All the entries that follow are to be returned exactly.

(Dataset entries)
Start of Block

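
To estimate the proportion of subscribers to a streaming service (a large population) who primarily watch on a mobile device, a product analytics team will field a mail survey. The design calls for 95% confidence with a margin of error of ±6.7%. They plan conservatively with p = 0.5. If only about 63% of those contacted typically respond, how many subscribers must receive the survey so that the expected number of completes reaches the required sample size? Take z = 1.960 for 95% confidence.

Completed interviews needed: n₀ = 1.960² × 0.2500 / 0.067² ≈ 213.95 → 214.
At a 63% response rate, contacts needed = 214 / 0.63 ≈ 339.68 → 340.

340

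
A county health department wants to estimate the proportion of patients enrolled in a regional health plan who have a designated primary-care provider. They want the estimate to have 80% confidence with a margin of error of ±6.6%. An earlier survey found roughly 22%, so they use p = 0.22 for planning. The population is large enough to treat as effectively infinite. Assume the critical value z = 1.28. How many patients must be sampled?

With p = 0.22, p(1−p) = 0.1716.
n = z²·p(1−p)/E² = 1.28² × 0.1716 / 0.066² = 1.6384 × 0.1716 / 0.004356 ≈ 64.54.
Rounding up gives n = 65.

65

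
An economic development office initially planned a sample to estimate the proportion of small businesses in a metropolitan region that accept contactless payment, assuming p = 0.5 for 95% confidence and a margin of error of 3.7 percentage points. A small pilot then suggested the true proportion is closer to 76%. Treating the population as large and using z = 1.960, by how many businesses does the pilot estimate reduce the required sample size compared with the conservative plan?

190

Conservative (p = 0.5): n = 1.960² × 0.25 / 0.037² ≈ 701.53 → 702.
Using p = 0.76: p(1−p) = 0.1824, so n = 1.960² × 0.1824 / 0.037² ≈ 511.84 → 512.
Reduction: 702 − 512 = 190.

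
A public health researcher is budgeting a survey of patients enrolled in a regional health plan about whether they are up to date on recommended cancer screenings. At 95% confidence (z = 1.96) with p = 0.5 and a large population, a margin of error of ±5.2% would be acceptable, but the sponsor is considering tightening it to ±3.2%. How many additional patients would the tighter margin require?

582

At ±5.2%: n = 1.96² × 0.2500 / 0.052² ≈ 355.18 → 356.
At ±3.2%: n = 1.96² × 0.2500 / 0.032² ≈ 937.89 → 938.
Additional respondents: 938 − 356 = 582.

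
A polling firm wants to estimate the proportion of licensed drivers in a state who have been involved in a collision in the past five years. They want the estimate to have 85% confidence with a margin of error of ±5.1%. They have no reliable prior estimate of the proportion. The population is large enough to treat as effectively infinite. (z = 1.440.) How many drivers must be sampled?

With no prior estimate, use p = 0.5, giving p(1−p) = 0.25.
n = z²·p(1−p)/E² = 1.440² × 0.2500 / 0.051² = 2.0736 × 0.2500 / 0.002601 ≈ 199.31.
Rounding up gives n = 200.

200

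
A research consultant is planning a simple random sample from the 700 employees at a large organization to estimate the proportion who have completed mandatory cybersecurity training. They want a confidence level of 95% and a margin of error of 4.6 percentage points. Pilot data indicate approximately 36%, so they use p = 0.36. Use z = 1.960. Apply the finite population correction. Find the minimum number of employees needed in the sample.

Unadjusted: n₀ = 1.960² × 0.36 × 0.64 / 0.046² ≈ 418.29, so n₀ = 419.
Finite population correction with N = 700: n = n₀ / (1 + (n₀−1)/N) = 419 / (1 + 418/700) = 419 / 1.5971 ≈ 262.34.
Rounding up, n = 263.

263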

End of Block

_The completed task_
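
To estimate the proportion of subscribers to a streaming service (a large population) who primarily watch on a mobile device, a product analytics team will field a mail survey. The design calls for 95% confidence with a margin of error of ±6.7%. They plan conservatively with p = 0.5. If only about 63% of those contacted typically respond, how many subscribers must receive the survey so that the expected number of completes reaches the required sample size? Take z = 1.960 for 95% confidence.

Completed interviews needed: n₀ = 1.960² × 0.2500 / 0.067² ≈ 213.95 → 214.
At a 63% response rate, contacts needed = 214 / 0.63 ≈ 339.68 → 340.

340

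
A county health department wants to estimate the proportion of patients enrolled in a regional health plan who have a designated primary-care provider. They want the estimate to have 80% confidence with a margin of error of ±6.6%. An earlier survey found roughly 22%, so they use p = 0.22 for planning. The population is large enough to treat as effectively infinite. Assume the critical value z = 1.28. How many patients must be sampled?

With p = 0.22, p(1−p) = 0.1716.
n = z²·p(1−p)/E² = 1.28² × 0.1716 / 0.066² = 1.6384 × 0.1716 / 0.004356 ≈ 64.54.
Rounding up gives n = 65.

65

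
An economic development office initially planned a sample to estimate the proportion of small businesses in a metropolitan region that accept contactless payment, assuming p = 0.5 for 95% confidence and a margin of error of 3.7 percentage points. A small pilot then suggested the true proportion is closer to 76%. Treating the population as large and using z = 1.960, by how many businesses does the pilot estimate reduce the required sample size compared with the conservative plan?

190

Conservative (p = 0.5): n = 1.960² × 0.25 / 0.037² ≈ 701.53 → 702.
Using p = 0.76: p(1−p) = 0.1824, so n = 1.960² × 0.1824 / 0.037² ≈ 511.84 → 512.
Reduction: 702 − 512 = 190.

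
A public health researcher is budgeting a survey of patients enrolled in a regional health plan about whether they are up to date on recommended cancer screenings. At 95% confidence (z = 1.96) with p = 0.5 and a large population, a margin of error of ±5.2% would be acceptable, but the sponsor is considering tightening it to ±3.2%. How many additional patients would the tighter margin require?

582

At ±5.2%: n = 1.96² × 0.2500 / 0.052² ≈ 355.18 → 356.
At ±3.2%: n = 1.96² × 0.2500 / 0.032² ≈ 937.89 → 938.
Additional respondents: 938 − 356 = 582.

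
A polling firm wants to estimate the proportion of licensed drivers in a state who have been involved in a collision in the past five years. They want the estimate to have 85% confidence with a margin of error of ±5.1%. They have no reliable prior estimate of the proportion. The population is large enough to treat as effectively infinite. (z = 1.440.) How many drivers must be sampled?

With no prior estimate, use p = 0.5, giving p(1−p) = 0.25.
n = z²·p(1−p)/E² = 1.440² × 0.2500 / 0.051² = 2.0736 × 0.2500 / 0.002601 ≈ 199.31.
Rounding up gives n = 200.

200

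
A research consultant is planning a simple random sample from the 700 employees at a large organization to estimate the proportion who have completed mandatory cybersecurity training. They want a confidence level of 95% and a margin of error of 4.6 percentage points. Pilot data indicate approximately 36%, so they use p = 0.36. Use z = 1.960. Apply the finite population correction. Find the minimum number of employees needed in the sample.

Unadjusted: n₀ = 1.960² × 0.36 × 0.64 / 0.046² ≈ 418.29, so n₀ = 419.
Finite population correction with N = 700: n = n₀ / (1 + (n₀−1)/N) = 419 / (1 + 418/700) = 419 / 1.5971 ≈ 262.34.
Rounding up, n = 263.

263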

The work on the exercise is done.